Record extracts →
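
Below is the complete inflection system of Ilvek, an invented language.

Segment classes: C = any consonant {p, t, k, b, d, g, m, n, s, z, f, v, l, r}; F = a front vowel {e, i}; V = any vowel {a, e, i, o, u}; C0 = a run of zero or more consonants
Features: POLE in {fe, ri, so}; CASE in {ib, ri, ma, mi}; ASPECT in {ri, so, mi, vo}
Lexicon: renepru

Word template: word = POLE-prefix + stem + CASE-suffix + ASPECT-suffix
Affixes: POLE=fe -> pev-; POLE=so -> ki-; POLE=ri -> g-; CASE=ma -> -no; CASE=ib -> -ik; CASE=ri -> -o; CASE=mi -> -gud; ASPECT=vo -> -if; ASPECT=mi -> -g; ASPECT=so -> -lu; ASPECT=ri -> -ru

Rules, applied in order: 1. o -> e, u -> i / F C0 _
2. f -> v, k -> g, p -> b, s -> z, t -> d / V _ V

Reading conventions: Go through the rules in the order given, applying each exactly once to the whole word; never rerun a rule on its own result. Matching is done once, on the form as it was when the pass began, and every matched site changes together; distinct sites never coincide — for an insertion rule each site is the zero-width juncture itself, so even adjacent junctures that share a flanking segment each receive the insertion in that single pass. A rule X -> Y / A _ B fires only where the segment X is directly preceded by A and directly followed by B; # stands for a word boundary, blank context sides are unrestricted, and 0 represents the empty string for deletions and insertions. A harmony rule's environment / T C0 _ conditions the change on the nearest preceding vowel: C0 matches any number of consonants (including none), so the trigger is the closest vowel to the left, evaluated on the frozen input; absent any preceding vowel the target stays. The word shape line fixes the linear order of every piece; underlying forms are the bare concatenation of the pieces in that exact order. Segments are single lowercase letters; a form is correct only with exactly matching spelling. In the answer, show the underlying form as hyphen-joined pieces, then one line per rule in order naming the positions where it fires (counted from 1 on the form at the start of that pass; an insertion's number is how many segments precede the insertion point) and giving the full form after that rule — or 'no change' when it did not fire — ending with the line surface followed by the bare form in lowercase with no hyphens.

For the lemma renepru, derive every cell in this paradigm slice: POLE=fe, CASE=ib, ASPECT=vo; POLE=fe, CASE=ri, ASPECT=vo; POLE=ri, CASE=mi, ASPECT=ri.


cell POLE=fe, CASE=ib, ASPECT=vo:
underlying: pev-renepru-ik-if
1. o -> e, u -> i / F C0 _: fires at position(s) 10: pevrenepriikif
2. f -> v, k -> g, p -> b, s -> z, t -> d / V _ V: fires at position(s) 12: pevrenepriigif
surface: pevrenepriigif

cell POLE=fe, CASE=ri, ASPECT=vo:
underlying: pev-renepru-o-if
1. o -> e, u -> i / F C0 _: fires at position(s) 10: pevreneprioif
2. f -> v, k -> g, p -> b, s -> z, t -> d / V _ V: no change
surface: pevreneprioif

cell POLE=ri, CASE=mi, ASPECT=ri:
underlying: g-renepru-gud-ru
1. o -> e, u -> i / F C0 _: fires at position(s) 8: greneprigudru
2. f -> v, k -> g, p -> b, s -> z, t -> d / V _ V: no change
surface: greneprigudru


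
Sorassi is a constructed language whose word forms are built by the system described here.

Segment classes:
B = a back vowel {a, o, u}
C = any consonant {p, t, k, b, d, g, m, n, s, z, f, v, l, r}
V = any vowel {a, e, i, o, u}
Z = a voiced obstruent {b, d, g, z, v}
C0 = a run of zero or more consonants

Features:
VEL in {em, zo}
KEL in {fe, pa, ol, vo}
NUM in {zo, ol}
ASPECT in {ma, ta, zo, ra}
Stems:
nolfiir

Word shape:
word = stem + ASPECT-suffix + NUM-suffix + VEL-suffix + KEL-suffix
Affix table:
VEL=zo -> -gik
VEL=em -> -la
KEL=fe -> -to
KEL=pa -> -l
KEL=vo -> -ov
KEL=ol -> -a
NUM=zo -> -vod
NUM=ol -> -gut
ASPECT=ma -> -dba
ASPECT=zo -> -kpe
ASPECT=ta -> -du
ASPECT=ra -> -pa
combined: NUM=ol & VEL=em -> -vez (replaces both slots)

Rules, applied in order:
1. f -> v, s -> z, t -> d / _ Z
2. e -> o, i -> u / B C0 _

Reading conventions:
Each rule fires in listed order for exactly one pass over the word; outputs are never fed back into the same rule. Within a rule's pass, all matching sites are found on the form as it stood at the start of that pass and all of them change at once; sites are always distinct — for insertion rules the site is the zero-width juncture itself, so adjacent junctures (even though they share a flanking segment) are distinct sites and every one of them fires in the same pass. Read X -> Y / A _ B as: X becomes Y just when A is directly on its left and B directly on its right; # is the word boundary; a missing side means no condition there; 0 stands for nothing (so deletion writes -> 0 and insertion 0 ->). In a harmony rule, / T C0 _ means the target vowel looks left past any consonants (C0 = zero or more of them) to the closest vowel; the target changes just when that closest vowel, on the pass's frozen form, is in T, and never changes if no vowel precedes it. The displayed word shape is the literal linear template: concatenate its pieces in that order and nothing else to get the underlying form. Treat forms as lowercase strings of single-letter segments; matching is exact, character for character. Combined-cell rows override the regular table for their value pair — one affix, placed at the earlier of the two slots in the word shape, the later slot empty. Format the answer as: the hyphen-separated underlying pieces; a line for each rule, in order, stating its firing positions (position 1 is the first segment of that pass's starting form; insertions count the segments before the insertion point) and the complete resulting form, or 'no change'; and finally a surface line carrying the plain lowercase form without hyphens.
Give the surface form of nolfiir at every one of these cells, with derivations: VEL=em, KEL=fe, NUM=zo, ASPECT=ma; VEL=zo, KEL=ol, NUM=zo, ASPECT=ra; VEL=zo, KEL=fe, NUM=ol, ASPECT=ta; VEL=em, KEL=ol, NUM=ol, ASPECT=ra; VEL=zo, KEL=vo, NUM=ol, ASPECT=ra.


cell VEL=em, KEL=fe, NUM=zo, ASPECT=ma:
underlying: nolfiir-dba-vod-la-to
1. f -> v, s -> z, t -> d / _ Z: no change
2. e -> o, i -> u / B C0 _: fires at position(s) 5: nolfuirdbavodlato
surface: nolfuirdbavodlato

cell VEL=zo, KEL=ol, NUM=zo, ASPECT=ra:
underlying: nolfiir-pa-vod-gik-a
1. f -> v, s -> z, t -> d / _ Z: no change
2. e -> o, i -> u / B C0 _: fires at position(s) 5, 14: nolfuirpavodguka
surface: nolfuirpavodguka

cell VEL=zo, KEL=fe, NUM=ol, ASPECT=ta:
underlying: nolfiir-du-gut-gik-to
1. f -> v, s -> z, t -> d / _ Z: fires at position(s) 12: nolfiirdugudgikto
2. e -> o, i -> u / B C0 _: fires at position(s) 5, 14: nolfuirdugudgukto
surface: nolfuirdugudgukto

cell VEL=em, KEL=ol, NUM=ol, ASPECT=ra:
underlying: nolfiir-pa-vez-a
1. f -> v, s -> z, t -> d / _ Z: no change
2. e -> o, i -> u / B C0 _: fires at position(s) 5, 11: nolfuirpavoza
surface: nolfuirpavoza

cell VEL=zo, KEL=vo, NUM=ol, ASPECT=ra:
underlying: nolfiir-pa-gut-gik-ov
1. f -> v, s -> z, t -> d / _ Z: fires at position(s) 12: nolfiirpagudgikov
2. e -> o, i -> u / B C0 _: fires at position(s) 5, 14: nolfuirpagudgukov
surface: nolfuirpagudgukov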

Your assignment → Whatever appears in the data above is to be set down exactly.

Answer space →
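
Below is the complete inflection system of Ilvek, an invented language.

Segment classes: C = any consonant {p, t, k, b, d, g, m, n, s, z, f, v, l, r}; F = a front vowel {e, i}; V = any vowel {a, e, i, o, u}; C0 = a run of zero or more consonants
Features: POLE in {fe, ri, so}; CASE in {ib, ri, ma, mi}; ASPECT in {ri, so, mi, vo}
Lexicon: renepru

Word template: word = POLE-prefix + stem + CASE-suffix + ASPECT-suffix
Affixes: POLE=fe -> pev-; POLE=so -> ki-; POLE=ri -> g-; CASE=ma -> -no; CASE=ib -> -ik; CASE=ri -> -o; CASE=mi -> -gud; ASPECT=vo -> -if; ASPECT=mi -> -g; ASPECT=so -> -lu; ASPECT=ri -> -ru

Rules, applied in order: 1. o -> e, u -> i / F C0 _
2. f -> v, k -> g, p -> b, s -> z, t -> d / V _ V

Reading conventions: Go through the rules in the order given, applying each exactly once to the whole word; never rerun a rule on its own result. Matching is done once, on the form as it was when the pass began, and every matched site changes together; distinct sites never coincide — for an insertion rule each site is the zero-width juncture itself, so even adjacent junctures that share a flanking segment each receive the insertion in that single pass. A rule X -> Y / A _ B fires only where the segment X is directly preceded by A and directly followed by B; # stands for a word boundary, blank context sides are unrestricted, and 0 represents the empty string for deletions and insertions. A harmony rule's environment / T C0 _ conditions the change on the nearest preceding vowel: C0 matches any number of consonants (including none), so the trigger is the closest vowel to the left, evaluated on the frozen input; absent any preceding vowel the target stays. The word shape line fixes the linear order of every piece; underlying forms are the bare concatenation of the pieces in that exact order. Segments are single lowercase letters; a form is correct only with exactly matching spelling. In the answer, show the underlying form as hyphen-joined pieces, then one line per rule in order naming the positions where it fires (counted from 1 on the form at the start of that pass; an insertion's number is how many segments precede the insertion point) and giving the full form after that rule — or 'no change' when it did not fire — ending with the line surface followed by the bare form in lowercase with no hyphens.

For the lemma renepru, derive every cell in this paradigm slice: POLE=fe, CASE=ib, ASPECT=vo; POLE=fe, CASE=ri, ASPECT=vo; POLE=ri, CASE=mi, ASPECT=ri.


cell POLE=fe, CASE=ib, ASPECT=vo:
underlying: pev-renepru-ik-if
1. o -> e, u -> i / F C0 _: fires at position(s) 10: pevrenepriikif
2. f -> v, k -> g, p -> b, s -> z, t -> d / V _ V: fires at position(s) 12: pevrenepriigif
surface: pevrenepriigif

cell POLE=fe, CASE=ri, ASPECT=vo:
underlying: pev-renepru-o-if
1. o -> e, u -> i / F C0 _: fires at position(s) 10: pevreneprioif
2. f -> v, k -> g, p -> b, s -> z, t -> d / V _ V: no change
surface: pevreneprioif

cell POLE=ri, CASE=mi, ASPECT=ri:
underlying: g-renepru-gud-ru
1. o -> e, u -> i / F C0 _: fires at position(s) 8: greneprigudru
2. f -> v, k -> g, p -> b, s -> z, t -> d / V _ V: no change
surface: greneprigudru


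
Sorassi is a constructed language whose word forms are built by the system described here.

Segment classes:
B = a back vowel {a, o, u}
C = any consonant {p, t, k, b, d, g, m, n, s, z, f, v, l, r}
V = any vowel {a, e, i, o, u}
Z = a voiced obstruent {b, d, g, z, v}
C0 = a run of zero or more consonants

Features:
VEL in {em, zo}
KEL in {fe, pa, ol, vo}
NUM in {zo, ol}
ASPECT in {ma, ta, zo, ra}
Stems:
nolfiir

Word shape:
word = stem + ASPECT-suffix + NUM-suffix + VEL-suffix + KEL-suffix
Affix table:
VEL=zo -> -gik
VEL=em -> -la
KEL=fe -> -to
KEL=pa -> -l
KEL=vo -> -ov
KEL=ol -> -a
NUM=zo -> -vod
NUM=ol -> -gut
ASPECT=ma -> -dba
ASPECT=zo -> -kpe
ASPECT=ta -> -du
ASPECT=ra -> -pa
combined: NUM=ol & VEL=em -> -vez (replaces both slots)

Rules, applied in order:
1. f -> v, s -> z, t -> d / _ Z
2. e -> o, i -> u / B C0 _

Reading conventions:
Each rule fires in listed order for exactly one pass over the word; outputs are never fed back into the same rule. Within a rule's pass, all matching sites are found on the form as it stood at the start of that pass and all of them change at once; sites are always distinct — for insertion rules the site is the zero-width juncture itself, so adjacent junctures (even though they share a flanking segment) are distinct sites and every one of them fires in the same pass. Read X -> Y / A _ B as: X becomes Y just when A is directly on its left and B directly on its right; # is the word boundary; a missing side means no condition there; 0 stands for nothing (so deletion writes -> 0 and insertion 0 ->). In a harmony rule, / T C0 _ means the target vowel looks left past any consonants (C0 = zero or more of them) to the closest vowel; the target changes just when that closest vowel, on the pass's frozen form, is in T, and never changes if no vowel precedes it. The displayed word shape is the literal linear template: concatenate its pieces in that order and nothing else to get the underlying form. Treat forms as lowercase strings of single-letter segments; matching is exact, character for character. Combined-cell rows override the regular table for their value pair — one affix, placed at the earlier of the two slots in the word shape, the later slot empty. Format the answer as: the hyphen-separated underlying pieces; a line for each rule, in order, stating its firing positions (position 1 is the first segment of that pass's starting form; insertions count the segments before the insertion point) and the complete resulting form, or 'no change'; and finally a surface line carrying the plain lowercase form without hyphens.
Give the surface form of nolfiir at every one of these cells, with derivations: VEL=em, KEL=fe, NUM=zo, ASPECT=ma; VEL=zo, KEL=ol, NUM=zo, ASPECT=ra; VEL=zo, KEL=fe, NUM=ol, ASPECT=ta; VEL=em, KEL=ol, NUM=ol, ASPECT=ra; VEL=zo, KEL=vo, NUM=ol, ASPECT=ra.


cell VEL=em, KEL=fe, NUM=zo, ASPECT=ma:
underlying: nolfiir-dba-vod-la-to
1. f -> v, s -> z, t -> d / _ Z: no change
2. e -> o, i -> u / B C0 _: fires at position(s) 5: nolfuirdbavodlato
surface: nolfuirdbavodlato

cell VEL=zo, KEL=ol, NUM=zo, ASPECT=ra:
underlying: nolfiir-pa-vod-gik-a
1. f -> v, s -> z, t -> d / _ Z: no change
2. e -> o, i -> u / B C0 _: fires at position(s) 5, 14: nolfuirpavodguka
surface: nolfuirpavodguka

cell VEL=zo, KEL=fe, NUM=ol, ASPECT=ta:
underlying: nolfiir-du-gut-gik-to
1. f -> v, s -> z, t -> d / _ Z: fires at position(s) 12: nolfiirdugudgikto
2. e -> o, i -> u / B C0 _: fires at position(s) 5, 14: nolfuirdugudgukto
surface: nolfuirdugudgukto

cell VEL=em, KEL=ol, NUM=ol, ASPECT=ra:
underlying: nolfiir-pa-vez-a
1. f -> v, s -> z, t -> d / _ Z: no change
2. e -> o, i -> u / B C0 _: fires at position(s) 5, 11: nolfuirpavoza
surface: nolfuirpavoza

cell VEL=zo, KEL=vo, NUM=ol, ASPECT=ra:
underlying: nolfiir-pa-gut-gik-ov
1. f -> v, s -> z, t -> d / _ Z: fires at position(s) 12: nolfiirpagudgikov
2. e -> o, i -> u / B C0 _: fires at position(s) 5, 14: nolfuirpagudgukov
surface: nolfuirpagudgukov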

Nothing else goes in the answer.